**ACTION ITEM**: For the records that follow, give the number of lines containing the word "length", with no added text.

**DATA**:

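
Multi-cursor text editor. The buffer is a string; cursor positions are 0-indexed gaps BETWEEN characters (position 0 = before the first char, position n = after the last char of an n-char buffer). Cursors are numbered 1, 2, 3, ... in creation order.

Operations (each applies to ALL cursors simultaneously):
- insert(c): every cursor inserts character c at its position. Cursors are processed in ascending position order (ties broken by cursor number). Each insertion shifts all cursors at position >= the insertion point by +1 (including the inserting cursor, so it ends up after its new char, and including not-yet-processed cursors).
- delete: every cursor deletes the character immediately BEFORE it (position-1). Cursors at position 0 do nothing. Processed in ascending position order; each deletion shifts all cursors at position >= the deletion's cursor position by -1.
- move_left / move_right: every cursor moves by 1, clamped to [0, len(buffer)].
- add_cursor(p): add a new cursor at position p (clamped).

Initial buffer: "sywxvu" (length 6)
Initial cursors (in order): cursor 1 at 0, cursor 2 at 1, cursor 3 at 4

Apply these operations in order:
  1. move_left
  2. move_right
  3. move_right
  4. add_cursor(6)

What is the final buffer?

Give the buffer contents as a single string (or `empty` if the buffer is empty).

Answer: sywxvu

Derivation:
After op 1 (move_left): buffer="sywxvu" (len 6), cursors c1@0 c2@0 c3@3, authorship ......
After op 2 (move_right): buffer="sywxvu" (len 6), cursors c1@1 c2@1 c3@4, authorship ......
After op 3 (move_right): buffer="sywxvu" (len 6), cursors c1@2 c2@2 c3@5, authorship ......
After op 4 (add_cursor(6)): buffer="sywxvu" (len 6), cursors c1@2 c2@2 c3@5 c4@6, authorship ......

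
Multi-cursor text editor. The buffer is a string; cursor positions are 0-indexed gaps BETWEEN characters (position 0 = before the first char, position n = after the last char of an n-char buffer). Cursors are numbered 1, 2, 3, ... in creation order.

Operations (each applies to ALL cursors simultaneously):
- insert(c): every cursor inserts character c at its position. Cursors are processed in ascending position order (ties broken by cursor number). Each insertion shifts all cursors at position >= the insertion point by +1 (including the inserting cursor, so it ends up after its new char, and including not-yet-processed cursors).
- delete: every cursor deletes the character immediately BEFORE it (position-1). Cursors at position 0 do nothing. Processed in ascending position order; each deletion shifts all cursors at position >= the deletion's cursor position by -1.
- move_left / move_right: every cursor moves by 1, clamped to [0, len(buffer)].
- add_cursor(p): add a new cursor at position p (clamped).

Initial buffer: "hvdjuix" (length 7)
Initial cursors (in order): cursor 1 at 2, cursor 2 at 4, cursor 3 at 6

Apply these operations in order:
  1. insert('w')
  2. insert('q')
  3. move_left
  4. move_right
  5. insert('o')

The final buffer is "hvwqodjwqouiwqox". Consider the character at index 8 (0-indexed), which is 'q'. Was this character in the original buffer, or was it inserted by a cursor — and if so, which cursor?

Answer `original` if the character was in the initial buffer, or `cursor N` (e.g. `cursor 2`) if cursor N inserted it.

Answer: cursor 2

Derivation:
After op 1 (insert('w')): buffer="hvwdjwuiwx" (len 10), cursors c1@3 c2@6 c3@9, authorship ..1..2..3.
After op 2 (insert('q')): buffer="hvwqdjwquiwqx" (len 13), cursors c1@4 c2@8 c3@12, authorship ..11..22..33.
After op 3 (move_left): buffer="hvwqdjwquiwqx" (len 13), cursors c1@3 c2@7 c3@11, authorship ..11..22..33.
After op 4 (move_right): buffer="hvwqdjwquiwqx" (len 13), cursors c1@4 c2@8 c3@12, authorship ..11..22..33.
After op 5 (insert('o')): buffer="hvwqodjwqouiwqox" (len 16), cursors c1@5 c2@10 c3@15, authorship ..111..222..333.
Authorship (.=original, N=cursor N): . . 1 1 1 . . 2 2 2 . . 3 3 3 .
Index 8: author = 2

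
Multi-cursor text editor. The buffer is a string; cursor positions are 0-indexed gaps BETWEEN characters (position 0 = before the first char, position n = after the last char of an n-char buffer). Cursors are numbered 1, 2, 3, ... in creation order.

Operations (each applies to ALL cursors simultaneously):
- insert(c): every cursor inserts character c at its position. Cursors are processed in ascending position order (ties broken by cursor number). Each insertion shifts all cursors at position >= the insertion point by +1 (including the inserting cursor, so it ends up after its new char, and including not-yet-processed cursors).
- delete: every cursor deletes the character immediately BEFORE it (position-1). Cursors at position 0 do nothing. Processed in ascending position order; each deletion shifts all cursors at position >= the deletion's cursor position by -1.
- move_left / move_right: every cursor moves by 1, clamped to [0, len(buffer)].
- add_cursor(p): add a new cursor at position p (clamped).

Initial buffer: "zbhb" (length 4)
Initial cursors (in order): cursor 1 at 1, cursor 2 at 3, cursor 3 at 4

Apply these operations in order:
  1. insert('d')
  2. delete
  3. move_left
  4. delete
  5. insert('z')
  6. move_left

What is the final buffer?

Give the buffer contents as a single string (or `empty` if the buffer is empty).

Answer: zzzzb

Derivation:
After op 1 (insert('d')): buffer="zdbhdbd" (len 7), cursors c1@2 c2@5 c3@7, authorship .1..2.3
After op 2 (delete): buffer="zbhb" (len 4), cursors c1@1 c2@3 c3@4, authorship ....
After op 3 (move_left): buffer="zbhb" (len 4), cursors c1@0 c2@2 c3@3, authorship ....
After op 4 (delete): buffer="zb" (len 2), cursors c1@0 c2@1 c3@1, authorship ..
After op 5 (insert('z')): buffer="zzzzb" (len 5), cursors c1@1 c2@4 c3@4, authorship 1.23.
After op 6 (move_left): buffer="zzzzb" (len 5), cursors c1@0 c2@3 c3@3, authorship 1.23.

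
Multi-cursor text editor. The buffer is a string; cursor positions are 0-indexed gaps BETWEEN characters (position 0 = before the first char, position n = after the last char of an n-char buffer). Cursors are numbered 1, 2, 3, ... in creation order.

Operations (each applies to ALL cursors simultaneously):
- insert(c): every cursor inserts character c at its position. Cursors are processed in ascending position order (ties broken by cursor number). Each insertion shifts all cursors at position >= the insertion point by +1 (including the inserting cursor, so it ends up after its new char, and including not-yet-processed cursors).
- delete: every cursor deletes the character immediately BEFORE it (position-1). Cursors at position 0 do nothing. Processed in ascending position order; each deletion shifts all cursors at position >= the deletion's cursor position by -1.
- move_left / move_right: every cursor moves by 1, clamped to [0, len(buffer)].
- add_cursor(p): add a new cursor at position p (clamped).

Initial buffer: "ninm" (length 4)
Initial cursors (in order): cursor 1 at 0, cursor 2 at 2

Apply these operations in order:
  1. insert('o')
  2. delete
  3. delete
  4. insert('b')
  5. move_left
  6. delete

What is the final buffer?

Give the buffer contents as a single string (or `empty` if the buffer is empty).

After op 1 (insert('o')): buffer="onionm" (len 6), cursors c1@1 c2@4, authorship 1..2..
After op 2 (delete): buffer="ninm" (len 4), cursors c1@0 c2@2, authorship ....
After op 3 (delete): buffer="nnm" (len 3), cursors c1@0 c2@1, authorship ...
After op 4 (insert('b')): buffer="bnbnm" (len 5), cursors c1@1 c2@3, authorship 1.2..
After op 5 (move_left): buffer="bnbnm" (len 5), cursors c1@0 c2@2, authorship 1.2..
After op 6 (delete): buffer="bbnm" (len 4), cursors c1@0 c2@1, authorship 12..

Answer: bbnm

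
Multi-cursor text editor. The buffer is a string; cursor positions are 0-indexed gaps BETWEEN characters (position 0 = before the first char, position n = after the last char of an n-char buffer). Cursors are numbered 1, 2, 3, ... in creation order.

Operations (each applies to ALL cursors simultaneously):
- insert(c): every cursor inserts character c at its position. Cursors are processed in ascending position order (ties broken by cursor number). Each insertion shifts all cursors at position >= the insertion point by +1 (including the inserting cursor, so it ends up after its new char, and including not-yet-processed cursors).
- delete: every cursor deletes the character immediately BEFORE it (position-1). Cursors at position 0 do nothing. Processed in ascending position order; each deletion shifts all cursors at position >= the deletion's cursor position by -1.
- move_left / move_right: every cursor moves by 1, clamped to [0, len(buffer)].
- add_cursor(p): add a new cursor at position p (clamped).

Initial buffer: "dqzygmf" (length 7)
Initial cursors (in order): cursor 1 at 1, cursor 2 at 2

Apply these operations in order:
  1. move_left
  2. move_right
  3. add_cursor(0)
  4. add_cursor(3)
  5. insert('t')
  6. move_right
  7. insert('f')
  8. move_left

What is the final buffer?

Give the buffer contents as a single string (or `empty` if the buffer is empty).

After op 1 (move_left): buffer="dqzygmf" (len 7), cursors c1@0 c2@1, authorship .......
After op 2 (move_right): buffer="dqzygmf" (len 7), cursors c1@1 c2@2, authorship .......
After op 3 (add_cursor(0)): buffer="dqzygmf" (len 7), cursors c3@0 c1@1 c2@2, authorship .......
After op 4 (add_cursor(3)): buffer="dqzygmf" (len 7), cursors c3@0 c1@1 c2@2 c4@3, authorship .......
After op 5 (insert('t')): buffer="tdtqtztygmf" (len 11), cursors c3@1 c1@3 c2@5 c4@7, authorship 3.1.2.4....
After op 6 (move_right): buffer="tdtqtztygmf" (len 11), cursors c3@2 c1@4 c2@6 c4@8, authorship 3.1.2.4....
After op 7 (insert('f')): buffer="tdftqftzftyfgmf" (len 15), cursors c3@3 c1@6 c2@9 c4@12, authorship 3.31.12.24.4...
After op 8 (move_left): buffer="tdftqftzftyfgmf" (len 15), cursors c3@2 c1@5 c2@8 c4@11, authorship 3.31.12.24.4...

Answer: tdftqftzftyfgmf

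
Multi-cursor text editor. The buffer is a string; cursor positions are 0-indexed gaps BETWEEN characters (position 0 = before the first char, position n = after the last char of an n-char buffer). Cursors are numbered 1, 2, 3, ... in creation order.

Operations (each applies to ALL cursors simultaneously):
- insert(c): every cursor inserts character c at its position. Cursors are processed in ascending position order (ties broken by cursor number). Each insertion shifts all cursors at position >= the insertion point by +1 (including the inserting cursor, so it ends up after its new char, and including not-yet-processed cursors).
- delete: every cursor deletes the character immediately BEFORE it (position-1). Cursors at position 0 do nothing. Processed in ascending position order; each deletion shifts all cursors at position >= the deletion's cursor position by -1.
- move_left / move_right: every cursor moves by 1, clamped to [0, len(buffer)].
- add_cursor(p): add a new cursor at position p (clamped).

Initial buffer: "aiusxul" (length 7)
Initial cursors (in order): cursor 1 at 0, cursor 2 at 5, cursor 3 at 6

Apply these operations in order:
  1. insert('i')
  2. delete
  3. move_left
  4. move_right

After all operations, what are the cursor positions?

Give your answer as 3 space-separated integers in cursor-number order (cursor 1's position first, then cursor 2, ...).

After op 1 (insert('i')): buffer="iaiusxiuil" (len 10), cursors c1@1 c2@7 c3@9, authorship 1.....2.3.
After op 2 (delete): buffer="aiusxul" (len 7), cursors c1@0 c2@5 c3@6, authorship .......
After op 3 (move_left): buffer="aiusxul" (len 7), cursors c1@0 c2@4 c3@5, authorship .......
After op 4 (move_right): buffer="aiusxul" (len 7), cursors c1@1 c2@5 c3@6, authorship .......

Answer: 1 5 6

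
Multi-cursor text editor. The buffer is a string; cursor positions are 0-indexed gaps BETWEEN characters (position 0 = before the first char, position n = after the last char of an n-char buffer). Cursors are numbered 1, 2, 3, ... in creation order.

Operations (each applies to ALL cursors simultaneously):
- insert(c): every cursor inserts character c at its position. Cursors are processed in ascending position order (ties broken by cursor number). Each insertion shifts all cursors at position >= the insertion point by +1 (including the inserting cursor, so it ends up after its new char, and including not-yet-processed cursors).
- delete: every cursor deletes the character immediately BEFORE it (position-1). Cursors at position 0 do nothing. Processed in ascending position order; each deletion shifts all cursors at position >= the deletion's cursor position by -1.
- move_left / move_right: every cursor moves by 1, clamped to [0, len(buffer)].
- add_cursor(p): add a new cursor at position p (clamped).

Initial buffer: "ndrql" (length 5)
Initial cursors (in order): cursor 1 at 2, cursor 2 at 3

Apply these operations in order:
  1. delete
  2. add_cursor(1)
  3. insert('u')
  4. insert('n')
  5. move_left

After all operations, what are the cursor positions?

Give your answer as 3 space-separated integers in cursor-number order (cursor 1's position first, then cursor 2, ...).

After op 1 (delete): buffer="nql" (len 3), cursors c1@1 c2@1, authorship ...
After op 2 (add_cursor(1)): buffer="nql" (len 3), cursors c1@1 c2@1 c3@1, authorship ...
After op 3 (insert('u')): buffer="nuuuql" (len 6), cursors c1@4 c2@4 c3@4, authorship .123..
After op 4 (insert('n')): buffer="nuuunnnql" (len 9), cursors c1@7 c2@7 c3@7, authorship .123123..
After op 5 (move_left): buffer="nuuunnnql" (len 9), cursors c1@6 c2@6 c3@6, authorship .123123..

Answer: 6 6 6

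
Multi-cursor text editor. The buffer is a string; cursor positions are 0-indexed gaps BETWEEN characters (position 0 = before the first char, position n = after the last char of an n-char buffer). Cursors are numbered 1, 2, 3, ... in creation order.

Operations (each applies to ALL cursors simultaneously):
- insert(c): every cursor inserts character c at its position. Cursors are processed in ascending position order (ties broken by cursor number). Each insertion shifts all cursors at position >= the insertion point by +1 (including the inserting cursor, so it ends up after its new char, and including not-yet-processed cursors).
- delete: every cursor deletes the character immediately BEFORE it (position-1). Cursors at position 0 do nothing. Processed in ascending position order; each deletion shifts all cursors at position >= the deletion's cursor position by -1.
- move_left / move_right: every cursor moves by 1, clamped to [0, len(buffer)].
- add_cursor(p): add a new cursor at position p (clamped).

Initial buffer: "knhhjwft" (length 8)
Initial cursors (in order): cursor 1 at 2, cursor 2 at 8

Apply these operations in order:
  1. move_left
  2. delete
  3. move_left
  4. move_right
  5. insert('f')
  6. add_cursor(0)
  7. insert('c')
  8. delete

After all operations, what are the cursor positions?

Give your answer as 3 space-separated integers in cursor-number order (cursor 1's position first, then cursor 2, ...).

After op 1 (move_left): buffer="knhhjwft" (len 8), cursors c1@1 c2@7, authorship ........
After op 2 (delete): buffer="nhhjwt" (len 6), cursors c1@0 c2@5, authorship ......
After op 3 (move_left): buffer="nhhjwt" (len 6), cursors c1@0 c2@4, authorship ......
After op 4 (move_right): buffer="nhhjwt" (len 6), cursors c1@1 c2@5, authorship ......
After op 5 (insert('f')): buffer="nfhhjwft" (len 8), cursors c1@2 c2@7, authorship .1....2.
After op 6 (add_cursor(0)): buffer="nfhhjwft" (len 8), cursors c3@0 c1@2 c2@7, authorship .1....2.
After op 7 (insert('c')): buffer="cnfchhjwfct" (len 11), cursors c3@1 c1@4 c2@10, authorship 3.11....22.
After op 8 (delete): buffer="nfhhjwft" (len 8), cursors c3@0 c1@2 c2@7, authorship .1....2.

Answer: 2 7 0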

**RESPONSE AREA**: 8